--- Provided records ---

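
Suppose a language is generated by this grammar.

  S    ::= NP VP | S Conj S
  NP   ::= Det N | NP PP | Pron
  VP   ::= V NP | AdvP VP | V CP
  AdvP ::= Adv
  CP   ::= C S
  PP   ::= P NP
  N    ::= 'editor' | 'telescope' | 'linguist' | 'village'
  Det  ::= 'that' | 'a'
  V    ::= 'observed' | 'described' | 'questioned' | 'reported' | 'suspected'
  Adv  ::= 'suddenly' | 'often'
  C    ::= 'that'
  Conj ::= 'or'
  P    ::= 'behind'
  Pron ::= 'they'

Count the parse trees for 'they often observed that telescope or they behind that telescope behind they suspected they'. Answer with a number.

2

The two bracketings:
[S [S [NP [Pron they]] [VP [AdvP [Adv often]] [VP [V observed] [NP [Det that] [N telescope]]]]] [Conj or] [S [NP [NP [Pron they]] [PP [P behind] [NP [NP [Det that] [N telescope]] [PP [P behind] [NP [Pron they]]]]]] [VP [V suspected] [NP [Pron they]]]]]
[S [S [NP [Pron they]] [VP [AdvP [Adv often]] [VP [V observed] [NP [Det that] [N telescope]]]]] [Conj or] [S [NP [NP [NP [Pron they]] [PP [P behind] [NP [Det that] [N telescope]]]] [PP [P behind] [NP [Pron they]]]] [VP [V suspected] [NP [Pron they]]]]]
The trees differ in how a recursive rule is bracketed over the same span.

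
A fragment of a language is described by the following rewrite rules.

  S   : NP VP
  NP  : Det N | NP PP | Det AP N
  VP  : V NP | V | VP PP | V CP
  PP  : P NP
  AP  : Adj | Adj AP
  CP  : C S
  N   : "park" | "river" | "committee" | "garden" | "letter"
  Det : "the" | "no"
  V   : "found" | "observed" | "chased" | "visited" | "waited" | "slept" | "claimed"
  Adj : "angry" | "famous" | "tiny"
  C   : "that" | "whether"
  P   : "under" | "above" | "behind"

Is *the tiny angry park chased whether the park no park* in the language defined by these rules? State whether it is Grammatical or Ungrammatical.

An N word can never sit immediately before a Det word in any string this grammar generates, so the substring 'park no' rules out a derivation.

Ungrammatical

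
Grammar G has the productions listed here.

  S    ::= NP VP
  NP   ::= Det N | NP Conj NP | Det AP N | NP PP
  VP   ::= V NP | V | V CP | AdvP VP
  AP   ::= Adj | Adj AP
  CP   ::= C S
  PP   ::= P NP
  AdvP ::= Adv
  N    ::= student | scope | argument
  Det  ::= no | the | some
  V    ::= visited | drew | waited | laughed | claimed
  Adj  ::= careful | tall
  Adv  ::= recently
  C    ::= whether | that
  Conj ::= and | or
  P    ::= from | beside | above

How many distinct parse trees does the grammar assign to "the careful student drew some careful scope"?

1

[S [NP [Det the] [AP [Adj careful]] [N student]] [VP [V drew] [NP [Det some] [AP [Adj careful]] [N scope]]]]
No rule offers an alternative attachment or grouping for any span, so this is the only derivation.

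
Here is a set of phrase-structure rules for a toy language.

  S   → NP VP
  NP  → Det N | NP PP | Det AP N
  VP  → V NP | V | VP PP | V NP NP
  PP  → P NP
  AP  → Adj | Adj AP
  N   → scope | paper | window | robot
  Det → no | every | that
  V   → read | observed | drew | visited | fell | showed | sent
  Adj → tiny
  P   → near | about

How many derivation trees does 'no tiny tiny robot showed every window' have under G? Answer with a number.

[S [NP [Det no] [AP [Adj tiny] [AP [Adj tiny]]] [N robot]] [VP [V showed] [NP [Det every] [N window]]]]
No rule offers an alternative attachment or grouping for any span, so this is the only derivation.

1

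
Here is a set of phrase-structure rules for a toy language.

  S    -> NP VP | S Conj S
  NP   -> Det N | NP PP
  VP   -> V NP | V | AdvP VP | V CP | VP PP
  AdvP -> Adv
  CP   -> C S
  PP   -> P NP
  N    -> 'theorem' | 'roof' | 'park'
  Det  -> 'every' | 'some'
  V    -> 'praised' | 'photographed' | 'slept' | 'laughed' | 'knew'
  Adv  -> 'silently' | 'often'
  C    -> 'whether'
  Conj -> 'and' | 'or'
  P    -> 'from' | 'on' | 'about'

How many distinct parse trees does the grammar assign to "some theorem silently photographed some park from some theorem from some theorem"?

9

Two of the 9 distinct bracketings:
[S [NP [Det some] [N theorem]] [VP [AdvP [Adv silently]] [VP [V photographed] [NP [NP [Det some] [N park]] [PP [P from] [NP [NP [Det some] [N theorem]] [PP [P from] [NP [Det some] [N theorem]]]]]]]]]
[S [NP [Det some] [N theorem]] [VP [AdvP [Adv silently]] [VP [V photographed] [NP [NP [NP [Det some] [N park]] [PP [P from] [NP [Det some] [N theorem]]]] [PP [P from] [NP [Det some] [N theorem]]]]]]]
The trees differ in how a recursive rule is bracketed over the same span.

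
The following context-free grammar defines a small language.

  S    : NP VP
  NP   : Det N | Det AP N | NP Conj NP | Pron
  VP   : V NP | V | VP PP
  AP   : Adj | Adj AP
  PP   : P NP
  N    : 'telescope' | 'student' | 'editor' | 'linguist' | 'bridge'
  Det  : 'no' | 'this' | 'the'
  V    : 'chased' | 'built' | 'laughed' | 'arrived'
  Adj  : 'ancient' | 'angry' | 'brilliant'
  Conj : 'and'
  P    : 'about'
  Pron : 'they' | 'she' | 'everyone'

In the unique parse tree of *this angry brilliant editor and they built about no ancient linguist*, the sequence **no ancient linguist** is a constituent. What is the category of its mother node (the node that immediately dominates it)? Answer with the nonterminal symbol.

PP

[S [NP [NP [Det this] [AP [Adj angry] [AP [Adj brilliant]]] [N editor]] [Conj and] [NP [Pron they]]] [VP [VP [V built]] [PP [P about] [NP [Det no] [AP [Adj ancient]] [N linguist]]]]]
The span 'no ancient linguist' is the NP node built by NP → Det AP N.
Its mother is the PP built by PP → P NP.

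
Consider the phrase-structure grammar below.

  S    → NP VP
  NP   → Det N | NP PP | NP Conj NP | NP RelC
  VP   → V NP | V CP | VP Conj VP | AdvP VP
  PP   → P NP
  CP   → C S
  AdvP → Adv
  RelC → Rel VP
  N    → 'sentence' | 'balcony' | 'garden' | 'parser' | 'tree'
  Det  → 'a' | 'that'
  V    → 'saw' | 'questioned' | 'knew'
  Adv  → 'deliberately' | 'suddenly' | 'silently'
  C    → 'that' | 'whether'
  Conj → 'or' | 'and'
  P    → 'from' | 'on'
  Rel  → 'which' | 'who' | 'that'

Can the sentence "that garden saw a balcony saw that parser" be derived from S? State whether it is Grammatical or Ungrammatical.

Ungrammatical

For S → NP VP, the only prefix that parses as NP is 'that garden', but the remainder 'saw a balcony saw that parser' is not a VP under these rules.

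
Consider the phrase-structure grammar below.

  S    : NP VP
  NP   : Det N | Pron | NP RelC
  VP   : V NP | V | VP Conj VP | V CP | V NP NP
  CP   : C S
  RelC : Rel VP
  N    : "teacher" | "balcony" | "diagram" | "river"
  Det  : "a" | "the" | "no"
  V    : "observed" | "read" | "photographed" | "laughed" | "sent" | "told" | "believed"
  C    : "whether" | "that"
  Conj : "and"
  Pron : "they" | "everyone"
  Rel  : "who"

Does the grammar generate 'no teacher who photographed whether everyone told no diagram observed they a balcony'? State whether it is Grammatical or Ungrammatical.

Grammatical

S
  NP
    NP
      Det: no
      N: teacher
    RelC
      Rel: who
      VP
        V: photographed
        CP
          C: whether
          S
            NP
              Pron: everyone
            VP
              V: told
              NP
                Det: no
                N: diagram
  VP
    V: observed
    NP
      Pron: they
    NP
      Det: a
      N: balcony
Every word is introduced by a lexical rule and the phrasal rules combine the resulting categories into a single S.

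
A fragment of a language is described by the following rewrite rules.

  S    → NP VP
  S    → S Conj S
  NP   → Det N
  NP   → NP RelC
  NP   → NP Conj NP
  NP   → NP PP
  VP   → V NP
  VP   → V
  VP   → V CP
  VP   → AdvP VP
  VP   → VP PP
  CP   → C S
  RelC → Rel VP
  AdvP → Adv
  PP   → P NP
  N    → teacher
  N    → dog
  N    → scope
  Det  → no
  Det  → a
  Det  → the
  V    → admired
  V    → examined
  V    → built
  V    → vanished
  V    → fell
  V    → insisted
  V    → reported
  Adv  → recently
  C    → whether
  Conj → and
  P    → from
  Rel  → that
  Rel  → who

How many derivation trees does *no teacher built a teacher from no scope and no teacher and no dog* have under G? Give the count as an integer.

Two of the 7 distinct bracketings:
[S [NP [Det no] [N teacher]] [VP [V built] [NP [NP [NP [Det a] [N teacher]] [PP [P from] [NP [Det no] [N scope]]]] [Conj and] [NP [NP [Det no] [N teacher]] [Conj and] [NP [Det no] [N dog]]]]]]
[S [NP [Det no] [N teacher]] [VP [V built] [NP [NP [NP [NP [Det a] [N teacher]] [PP [P from] [NP [Det no] [N scope]]]] [Conj and] [NP [Det no] [N teacher]]] [Conj and] [NP [Det no] [N dog]]]]]
The trees differ in how a recursive rule is bracketed over the same span.

7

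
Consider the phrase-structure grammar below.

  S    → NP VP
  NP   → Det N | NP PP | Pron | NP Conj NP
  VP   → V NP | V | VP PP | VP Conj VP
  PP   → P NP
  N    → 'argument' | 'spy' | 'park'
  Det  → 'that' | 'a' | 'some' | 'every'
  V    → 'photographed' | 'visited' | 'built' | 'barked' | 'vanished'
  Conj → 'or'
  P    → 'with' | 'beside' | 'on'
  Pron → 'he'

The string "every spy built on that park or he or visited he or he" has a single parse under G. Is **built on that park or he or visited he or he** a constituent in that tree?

Yes

[S [NP [Det every] [N spy]] [VP [VP [VP [V built]] [PP [P on] [NP [NP [Det that] [N park]] [Conj or] [NP [Pron he]]]]] [Conj or] [VP [V visited] [NP [NP [Pron he]] [Conj or] [NP [Pron he]]]]]]
The words 'built on that park or he or visited he or he' are exhaustively dominated by a single VP node (built by VP → VP Conj VP), so they form a constituent.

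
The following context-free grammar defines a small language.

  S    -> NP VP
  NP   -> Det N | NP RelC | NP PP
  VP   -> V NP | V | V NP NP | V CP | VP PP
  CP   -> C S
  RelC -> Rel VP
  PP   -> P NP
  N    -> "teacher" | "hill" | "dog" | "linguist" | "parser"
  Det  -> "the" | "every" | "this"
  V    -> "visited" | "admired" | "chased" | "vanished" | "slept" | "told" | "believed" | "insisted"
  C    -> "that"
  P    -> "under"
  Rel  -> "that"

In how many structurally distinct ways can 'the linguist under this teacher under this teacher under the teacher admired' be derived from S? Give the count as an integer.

5

Two of the 5 distinct bracketings:
[S [NP [NP [Det the] [N linguist]] [PP [P under] [NP [NP [Det this] [N teacher]] [PP [P under] [NP [NP [Det this] [N teacher]] [PP [P under] [NP [Det the] [N teacher]]]]]]]] [VP [V admired]]]
[S [NP [NP [Det the] [N linguist]] [PP [P under] [NP [NP [NP [Det this] [N teacher]] [PP [P under] [NP [Det this] [N teacher]]]] [PP [P under] [NP [Det the] [N teacher]]]]]] [VP [V admired]]]
The trees differ in how a recursive rule is bracketed over the same span.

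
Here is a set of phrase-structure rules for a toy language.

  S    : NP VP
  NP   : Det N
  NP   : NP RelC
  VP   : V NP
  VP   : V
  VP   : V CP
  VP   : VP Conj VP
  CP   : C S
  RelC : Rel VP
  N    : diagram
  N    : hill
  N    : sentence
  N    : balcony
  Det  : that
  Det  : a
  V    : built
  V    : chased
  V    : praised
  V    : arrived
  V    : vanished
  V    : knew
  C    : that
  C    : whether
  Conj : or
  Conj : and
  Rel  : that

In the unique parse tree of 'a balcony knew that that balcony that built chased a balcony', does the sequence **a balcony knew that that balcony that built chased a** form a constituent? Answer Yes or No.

No

[S [NP [Det a] [N balcony]] [VP [V knew] [CP [C that] [S [NP [NP [Det that] [N balcony]] [RelC [Rel that] [VP [V built]]]] [VP [V chased] [NP [Det a] [N balcony]]]]]]]
The smallest constituent containing 'a balcony knew that that balcony that built chased a' is the S spanning 'a balcony knew that that balcony that built chased a balcony'; no single node in the tree dominates exactly the given words.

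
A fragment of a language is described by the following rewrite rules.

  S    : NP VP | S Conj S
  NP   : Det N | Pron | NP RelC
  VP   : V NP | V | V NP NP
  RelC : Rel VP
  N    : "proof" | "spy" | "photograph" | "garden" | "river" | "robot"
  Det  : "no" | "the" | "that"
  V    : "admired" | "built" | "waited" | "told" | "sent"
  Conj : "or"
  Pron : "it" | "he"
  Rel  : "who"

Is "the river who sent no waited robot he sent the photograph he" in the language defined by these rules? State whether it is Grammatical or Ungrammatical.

Ungrammatical

A Det word can never sit immediately before a V word in any string this grammar generates, so the substring 'no waited' rules out a derivation.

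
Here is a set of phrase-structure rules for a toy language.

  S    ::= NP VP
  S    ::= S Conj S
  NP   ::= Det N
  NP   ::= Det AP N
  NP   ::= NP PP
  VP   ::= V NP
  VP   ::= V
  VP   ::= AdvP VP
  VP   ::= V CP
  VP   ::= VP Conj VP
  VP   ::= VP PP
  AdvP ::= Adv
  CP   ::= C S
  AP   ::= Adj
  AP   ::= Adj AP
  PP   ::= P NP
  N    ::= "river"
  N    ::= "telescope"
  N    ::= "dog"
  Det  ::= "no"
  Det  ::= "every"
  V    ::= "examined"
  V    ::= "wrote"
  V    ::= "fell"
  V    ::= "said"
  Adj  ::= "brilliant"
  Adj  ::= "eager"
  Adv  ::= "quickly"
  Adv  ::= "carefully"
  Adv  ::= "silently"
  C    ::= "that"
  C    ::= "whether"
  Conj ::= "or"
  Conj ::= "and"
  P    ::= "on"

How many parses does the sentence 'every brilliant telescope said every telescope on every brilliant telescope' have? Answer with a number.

2

The two bracketings:
[S [NP [Det every] [AP [Adj brilliant]] [N telescope]] [VP [V said] [NP [NP [Det every] [N telescope]] [PP [P on] [NP [Det every] [AP [Adj brilliant]] [N telescope]]]]]]
[S [NP [Det every] [AP [Adj brilliant]] [N telescope]] [VP [VP [V said] [NP [Det every] [N telescope]]] [PP [P on] [NP [Det every] [AP [Adj brilliant]] [N telescope]]]]]
The difference turns on whether NP → NP PP is used at the relevant span, versus an alternative expansion of NP.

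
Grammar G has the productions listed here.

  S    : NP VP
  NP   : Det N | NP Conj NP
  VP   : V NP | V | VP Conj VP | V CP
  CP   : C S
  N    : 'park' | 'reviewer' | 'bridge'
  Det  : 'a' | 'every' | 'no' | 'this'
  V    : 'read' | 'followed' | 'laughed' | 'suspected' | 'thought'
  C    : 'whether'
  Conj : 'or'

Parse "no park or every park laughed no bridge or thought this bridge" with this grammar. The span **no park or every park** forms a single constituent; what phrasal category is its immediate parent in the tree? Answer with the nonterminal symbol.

[S [NP [NP [Det no] [N park]] [Conj or] [NP [Det every] [N park]]] [VP [VP [V laughed] [NP [Det no] [N bridge]]] [Conj or] [VP [V thought] [NP [Det this] [N bridge]]]]]
The span 'no park or every park' is the NP node built by NP → NP Conj NP.
Its mother is the S built by S → NP VP.

S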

---

From the records above, quote only the lines running from the line with "window | robot" to the line with "Conj -> 'and' | 'or'", both lines included.

▸ **Response below**:
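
  N   → scope | paper | window | robot
  Det → no | every | that
  V   → read | observed | drew | visited | fell | showed | sent
  Adj → tiny
  P   → near | about

How many derivation trees does 'no tiny tiny robot showed every window' have under G? Answer with a number.

[S [NP [Det no] [AP [Adj tiny] [AP [Adj tiny]]] [N robot]] [VP [V showed] [NP [Det every] [N window]]]]
No rule offers an alternative attachment or grouping for any span, so this is the only derivation.

1

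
Here is a set of phrase-structure rules for a toy language.

  S    -> NP VP | S Conj S
  NP   -> Det N | NP PP
  VP   -> V NP | V | AdvP VP | V CP | VP PP
  AdvP -> Adv
  CP   -> C S
  PP   -> P NP
  N    -> 'theorem' | 'roof' | 'park'
  Det  -> 'every' | 'some'
  V    -> 'praised' | 'photographed' | 'slept' | 'laughed' | 'knew'
  Adv  -> 'silently' | 'often'
  C    -> 'whether'
  Conj -> 'and' | 'or'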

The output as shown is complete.